Source records
*-*-*

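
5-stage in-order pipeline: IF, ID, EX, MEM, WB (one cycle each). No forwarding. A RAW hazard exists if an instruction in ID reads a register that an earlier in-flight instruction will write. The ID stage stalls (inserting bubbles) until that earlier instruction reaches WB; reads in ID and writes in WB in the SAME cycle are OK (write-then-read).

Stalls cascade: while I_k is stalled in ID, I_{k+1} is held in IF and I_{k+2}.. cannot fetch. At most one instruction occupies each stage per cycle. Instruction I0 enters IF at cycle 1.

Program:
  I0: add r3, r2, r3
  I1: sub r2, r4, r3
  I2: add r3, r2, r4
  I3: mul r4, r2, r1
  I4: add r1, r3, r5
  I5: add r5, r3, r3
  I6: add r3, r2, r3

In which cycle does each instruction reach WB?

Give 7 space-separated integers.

Answer: 5 8 11 12 14 15 16

Derivation:
I0 add r3 <- r2,r3: IF@1 ID@2 stall=0 (-) EX@3 MEM@4 WB@5
I1 sub r2 <- r4,r3: IF@2 ID@3 stall=2 (RAW on I0.r3 (WB@5)) EX@6 MEM@7 WB@8
I2 add r3 <- r2,r4: IF@3 ID@6 stall=2 (RAW on I1.r2 (WB@8)) EX@9 MEM@10 WB@11
I3 mul r4 <- r2,r1: IF@6 ID@9 stall=0 (-) EX@10 MEM@11 WB@12
I4 add r1 <- r3,r5: IF@9 ID@10 stall=1 (RAW on I2.r3 (WB@11)) EX@12 MEM@13 WB@14
I5 add r5 <- r3,r3: IF@10 ID@12 stall=0 (-) EX@13 MEM@14 WB@15
I6 add r3 <- r2,r3: IF@12 ID@13 stall=0 (-) EX@14 MEM@15 WB@16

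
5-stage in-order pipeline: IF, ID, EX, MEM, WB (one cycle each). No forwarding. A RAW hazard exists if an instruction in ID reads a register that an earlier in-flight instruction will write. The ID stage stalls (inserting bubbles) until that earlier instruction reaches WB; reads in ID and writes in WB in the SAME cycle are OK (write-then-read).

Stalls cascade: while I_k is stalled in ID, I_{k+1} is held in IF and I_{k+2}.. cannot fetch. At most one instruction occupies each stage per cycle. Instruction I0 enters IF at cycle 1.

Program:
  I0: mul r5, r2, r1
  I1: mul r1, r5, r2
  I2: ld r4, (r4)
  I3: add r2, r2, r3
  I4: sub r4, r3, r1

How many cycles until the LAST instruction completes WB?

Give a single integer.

I0 mul r5 <- r2,r1: IF@1 ID@2 stall=0 (-) EX@3 MEM@4 WB@5
I1 mul r1 <- r5,r2: IF@2 ID@3 stall=2 (RAW on I0.r5 (WB@5)) EX@6 MEM@7 WB@8
I2 ld r4 <- r4: IF@3 ID@6 stall=0 (-) EX@7 MEM@8 WB@9
I3 add r2 <- r2,r3: IF@6 ID@7 stall=0 (-) EX@8 MEM@9 WB@10
I4 sub r4 <- r3,r1: IF@7 ID@8 stall=0 (-) EX@9 MEM@10 WB@11

Answer: 11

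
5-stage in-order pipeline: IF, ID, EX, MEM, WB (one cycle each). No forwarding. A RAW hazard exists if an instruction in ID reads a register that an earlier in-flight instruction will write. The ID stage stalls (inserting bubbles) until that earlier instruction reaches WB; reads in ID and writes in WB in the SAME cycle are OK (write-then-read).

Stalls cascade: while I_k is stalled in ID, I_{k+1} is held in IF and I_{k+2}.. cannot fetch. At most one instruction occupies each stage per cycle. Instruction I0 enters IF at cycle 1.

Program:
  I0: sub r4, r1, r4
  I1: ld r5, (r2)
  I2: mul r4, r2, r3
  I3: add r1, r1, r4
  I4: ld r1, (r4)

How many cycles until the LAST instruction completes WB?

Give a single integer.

I0 sub r4 <- r1,r4: IF@1 ID@2 stall=0 (-) EX@3 MEM@4 WB@5
I1 ld r5 <- r2: IF@2 ID@3 stall=0 (-) EX@4 MEM@5 WB@6
I2 mul r4 <- r2,r3: IF@3 ID@4 stall=0 (-) EX@5 MEM@6 WB@7
I3 add r1 <- r1,r4: IF@4 ID@5 stall=2 (RAW on I2.r4 (WB@7)) EX@8 MEM@9 WB@10
I4 ld r1 <- r4: IF@5 ID@8 stall=0 (-) EX@9 MEM@10 WB@11

Answer: 11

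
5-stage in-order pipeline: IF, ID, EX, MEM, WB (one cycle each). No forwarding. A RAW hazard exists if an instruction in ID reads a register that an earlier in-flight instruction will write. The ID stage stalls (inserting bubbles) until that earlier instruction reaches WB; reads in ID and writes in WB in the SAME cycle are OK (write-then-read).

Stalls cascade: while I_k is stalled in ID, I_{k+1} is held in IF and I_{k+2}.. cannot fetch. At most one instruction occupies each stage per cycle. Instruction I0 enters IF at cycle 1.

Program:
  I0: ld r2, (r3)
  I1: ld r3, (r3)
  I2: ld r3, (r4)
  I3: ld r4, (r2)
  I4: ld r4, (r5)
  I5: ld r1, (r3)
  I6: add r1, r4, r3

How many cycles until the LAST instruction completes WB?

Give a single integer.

I0 ld r2 <- r3: IF@1 ID@2 stall=0 (-) EX@3 MEM@4 WB@5
I1 ld r3 <- r3: IF@2 ID@3 stall=0 (-) EX@4 MEM@5 WB@6
I2 ld r3 <- r4: IF@3 ID@4 stall=0 (-) EX@5 MEM@6 WB@7
I3 ld r4 <- r2: IF@4 ID@5 stall=0 (-) EX@6 MEM@7 WB@8
I4 ld r4 <- r5: IF@5 ID@6 stall=0 (-) EX@7 MEM@8 WB@9
I5 ld r1 <- r3: IF@6 ID@7 stall=0 (-) EX@8 MEM@9 WB@10
I6 add r1 <- r4,r3: IF@7 ID@8 stall=1 (RAW on I4.r4 (WB@9)) EX@10 MEM@11 WB@12

Answer: 12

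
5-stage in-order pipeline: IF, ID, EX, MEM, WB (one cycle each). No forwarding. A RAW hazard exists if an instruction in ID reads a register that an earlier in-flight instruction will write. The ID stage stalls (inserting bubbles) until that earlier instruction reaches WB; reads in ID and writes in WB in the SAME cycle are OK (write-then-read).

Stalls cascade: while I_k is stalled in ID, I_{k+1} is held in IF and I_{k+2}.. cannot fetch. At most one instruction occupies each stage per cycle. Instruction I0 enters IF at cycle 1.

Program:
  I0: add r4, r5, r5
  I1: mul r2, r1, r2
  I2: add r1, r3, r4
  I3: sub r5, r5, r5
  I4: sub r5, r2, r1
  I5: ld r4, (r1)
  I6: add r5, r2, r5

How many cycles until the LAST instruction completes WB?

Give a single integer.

I0 add r4 <- r5,r5: IF@1 ID@2 stall=0 (-) EX@3 MEM@4 WB@5
I1 mul r2 <- r1,r2: IF@2 ID@3 stall=0 (-) EX@4 MEM@5 WB@6
I2 add r1 <- r3,r4: IF@3 ID@4 stall=1 (RAW on I0.r4 (WB@5)) EX@6 MEM@7 WB@8
I3 sub r5 <- r5,r5: IF@4 ID@6 stall=0 (-) EX@7 MEM@8 WB@9
I4 sub r5 <- r2,r1: IF@6 ID@7 stall=1 (RAW on I2.r1 (WB@8)) EX@9 MEM@10 WB@11
I5 ld r4 <- r1: IF@7 ID@9 stall=0 (-) EX@10 MEM@11 WB@12
I6 add r5 <- r2,r5: IF@9 ID@10 stall=1 (RAW on I4.r5 (WB@11)) EX@12 MEM@13 WB@14

Answer: 14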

*-*-*

I'd like the records returned exactly as they were written, please.

Worked solution
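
5-stage in-order pipeline: IF, ID, EX, MEM, WB (one cycle each). No forwarding. A RAW hazard exists if an instruction in ID reads a register that an earlier in-flight instruction will write. The ID stage stalls (inserting bubbles) until that earlier instruction reaches WB; reads in ID and writes in WB in the SAME cycle are OK (write-then-read).

Stalls cascade: while I_k is stalled in ID, I_{k+1} is held in IF and I_{k+2}.. cannot fetch. At most one instruction occupies each stage per cycle. Instruction I0 enters IF at cycle 1.

Program:
  I0: add r3, r2, r3
  I1: sub r2, r4, r3
  I2: add r3, r2, r4
  I3: mul r4, r2, r1
  I4: add r1, r3, r5
  I5: add r5, r3, r3
  I6: add r3, r2, r3

In which cycle does each instruction reach WB?

Give 7 space-separated integers.

Answer: 5 8 11 12 14 15 16

Derivation:
I0 add r3 <- r2,r3: IF@1 ID@2 stall=0 (-) EX@3 MEM@4 WB@5
I1 sub r2 <- r4,r3: IF@2 ID@3 stall=2 (RAW on I0.r3 (WB@5)) EX@6 MEM@7 WB@8
I2 add r3 <- r2,r4: IF@3 ID@6 stall=2 (RAW on I1.r2 (WB@8)) EX@9 MEM@10 WB@11
I3 mul r4 <- r2,r1: IF@6 ID@9 stall=0 (-) EX@10 MEM@11 WB@12
I4 add r1 <- r3,r5: IF@9 ID@10 stall=1 (RAW on I2.r3 (WB@11)) EX@12 MEM@13 WB@14
I5 add r5 <- r3,r3: IF@10 ID@12 stall=0 (-) EX@13 MEM@14 WB@15
I6 add r3 <- r2,r3: IF@12 ID@13 stall=0 (-) EX@14 MEM@15 WB@16

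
5-stage in-order pipeline: IF, ID, EX, MEM, WB (one cycle each). No forwarding. A RAW hazard exists if an instruction in ID reads a register that an earlier in-flight instruction will write. The ID stage stalls (inserting bubbles) until that earlier instruction reaches WB; reads in ID and writes in WB in the SAME cycle are OK (write-then-read).

Stalls cascade: while I_k is stalled in ID, I_{k+1} is held in IF and I_{k+2}.. cannot fetch. At most one instruction occupies each stage per cycle. Instruction I0 enters IF at cycle 1.

Program:
  I0: mul r5, r2, r1
  I1: mul r1, r5, r2
  I2: ld r4, (r4)
  I3: add r2, r2, r3
  I4: sub r4, r3, r1

How many cycles until the LAST instruction completes WB?

Give a single integer.

I0 mul r5 <- r2,r1: IF@1 ID@2 stall=0 (-) EX@3 MEM@4 WB@5
I1 mul r1 <- r5,r2: IF@2 ID@3 stall=2 (RAW on I0.r5 (WB@5)) EX@6 MEM@7 WB@8
I2 ld r4 <- r4: IF@3 ID@6 stall=0 (-) EX@7 MEM@8 WB@9
I3 add r2 <- r2,r3: IF@6 ID@7 stall=0 (-) EX@8 MEM@9 WB@10
I4 sub r4 <- r3,r1: IF@7 ID@8 stall=0 (-) EX@9 MEM@10 WB@11

Answer: 11

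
5-stage in-order pipeline: IF, ID, EX, MEM, WB (one cycle each). No forwarding. A RAW hazard exists if an instruction in ID reads a register that an earlier in-flight instruction will write. The ID stage stalls (inserting bubbles) until that earlier instruction reaches WB; reads in ID and writes in WB in the SAME cycle are OK (write-then-read).

Stalls cascade: while I_k is stalled in ID, I_{k+1} is held in IF and I_{k+2}.. cannot fetch. At most one instruction occupies each stage per cycle. Instruction I0 enters IF at cycle 1.

Program:
  I0: sub r4, r1, r4
  I1: ld r5, (r2)
  I2: mul r4, r2, r3
  I3: add r1, r1, r4
  I4: ld r1, (r4)

How many cycles until the LAST instruction completes WB?

Give a single integer.

I0 sub r4 <- r1,r4: IF@1 ID@2 stall=0 (-) EX@3 MEM@4 WB@5
I1 ld r5 <- r2: IF@2 ID@3 stall=0 (-) EX@4 MEM@5 WB@6
I2 mul r4 <- r2,r3: IF@3 ID@4 stall=0 (-) EX@5 MEM@6 WB@7
I3 add r1 <- r1,r4: IF@4 ID@5 stall=2 (RAW on I2.r4 (WB@7)) EX@8 MEM@9 WB@10
I4 ld r1 <- r4: IF@5 ID@8 stall=0 (-) EX@9 MEM@10 WB@11

Answer: 11

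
5-stage in-order pipeline: IF, ID, EX, MEM, WB (one cycle each). No forwarding. A RAW hazard exists if an instruction in ID reads a register that an earlier in-flight instruction will write. The ID stage stalls (inserting bubbles) until that earlier instruction reaches WB; reads in ID and writes in WB in the SAME cycle are OK (write-then-read).

Stalls cascade: while I_k is stalled in ID, I_{k+1} is held in IF and I_{k+2}.. cannot fetch. At most one instruction occupies each stage per cycle. Instruction I0 enters IF at cycle 1.

Program:
  I0: ld r2, (r3)
  I1: ld r3, (r3)
  I2: ld r3, (r4)
  I3: ld r4, (r2)
  I4: ld r4, (r5)
  I5: ld r1, (r3)
  I6: add r1, r4, r3

How many cycles until the LAST instruction completes WB?

Give a single integer.

I0 ld r2 <- r3: IF@1 ID@2 stall=0 (-) EX@3 MEM@4 WB@5
I1 ld r3 <- r3: IF@2 ID@3 stall=0 (-) EX@4 MEM@5 WB@6
I2 ld r3 <- r4: IF@3 ID@4 stall=0 (-) EX@5 MEM@6 WB@7
I3 ld r4 <- r2: IF@4 ID@5 stall=0 (-) EX@6 MEM@7 WB@8
I4 ld r4 <- r5: IF@5 ID@6 stall=0 (-) EX@7 MEM@8 WB@9
I5 ld r1 <- r3: IF@6 ID@7 stall=0 (-) EX@8 MEM@9 WB@10
I6 add r1 <- r4,r3: IF@7 ID@8 stall=1 (RAW on I4.r4 (WB@9)) EX@10 MEM@11 WB@12

Answer: 12

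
5-stage in-order pipeline: IF, ID, EX, MEM, WB (one cycle each). No forwarding. A RAW hazard exists if an instruction in ID reads a register that an earlier in-flight instruction will write. The ID stage stalls (inserting bubbles) until that earlier instruction reaches WB; reads in ID and writes in WB in the SAME cycle are OK (write-then-read).

Stalls cascade: while I_k is stalled in ID, I_{k+1} is held in IF and I_{k+2}.. cannot fetch. At most one instruction occupies each stage per cycle. Instruction I0 enters IF at cycle 1.

Program:
  I0: add r4, r5, r5
  I1: mul r2, r1, r2
  I2: add r1, r3, r4
  I3: sub r5, r5, r5
  I4: sub r5, r2, r1
  I5: ld r4, (r1)
  I6: add r5, r2, r5

How many cycles until the LAST instruction completes WB?

Give a single integer.

I0 add r4 <- r5,r5: IF@1 ID@2 stall=0 (-) EX@3 MEM@4 WB@5
I1 mul r2 <- r1,r2: IF@2 ID@3 stall=0 (-) EX@4 MEM@5 WB@6
I2 add r1 <- r3,r4: IF@3 ID@4 stall=1 (RAW on I0.r4 (WB@5)) EX@6 MEM@7 WB@8
I3 sub r5 <- r5,r5: IF@4 ID@6 stall=0 (-) EX@7 MEM@8 WB@9
I4 sub r5 <- r2,r1: IF@6 ID@7 stall=1 (RAW on I2.r1 (WB@8)) EX@9 MEM@10 WB@11
I5 ld r4 <- r1: IF@7 ID@9 stall=0 (-) EX@10 MEM@11 WB@12
I6 add r5 <- r2,r5: IF@9 ID@10 stall=1 (RAW on I4.r5 (WB@11)) EX@12 MEM@13 WB@14

Answer: 14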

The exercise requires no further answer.